The entries need to be copied exactly.

Collected data:
= = = = =

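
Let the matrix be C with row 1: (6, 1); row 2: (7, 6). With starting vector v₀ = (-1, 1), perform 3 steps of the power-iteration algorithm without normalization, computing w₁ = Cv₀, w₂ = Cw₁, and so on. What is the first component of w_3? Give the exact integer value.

-227

w1 = Cv₀ = (6·(-1) + 1·1; 7·(-1) + 6·1) = (-5, -1)
w2 = Cw1 = (6·(-5) + 1·(-1); 7·(-5) + 6·(-1)) = (-31, -41)
w3 = Cw2 = (-227, -463)
The requested component of w3 is -227.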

= = = = =

TASK RESPONSE.
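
Let the matrix be C with row 1: (6, 1); row 2: (7, 6). With starting vector v₀ = (-1, 1), perform 3 steps of the power-iteration algorithm without normalization, computing w₁ = Cv₀, w₂ = Cw₁, and so on. What is the first component of w_3? Give the exact integer value.

-227

w1 = Cv₀ = (6·(-1) + 1·1; 7·(-1) + 6·1) = (-5, -1)
w2 = Cw1 = (6·(-5) + 1·(-1); 7·(-5) + 6·(-1)) = (-31, -41)
w3 = Cw2 = (-227, -463)
The requested component of w3 is -227.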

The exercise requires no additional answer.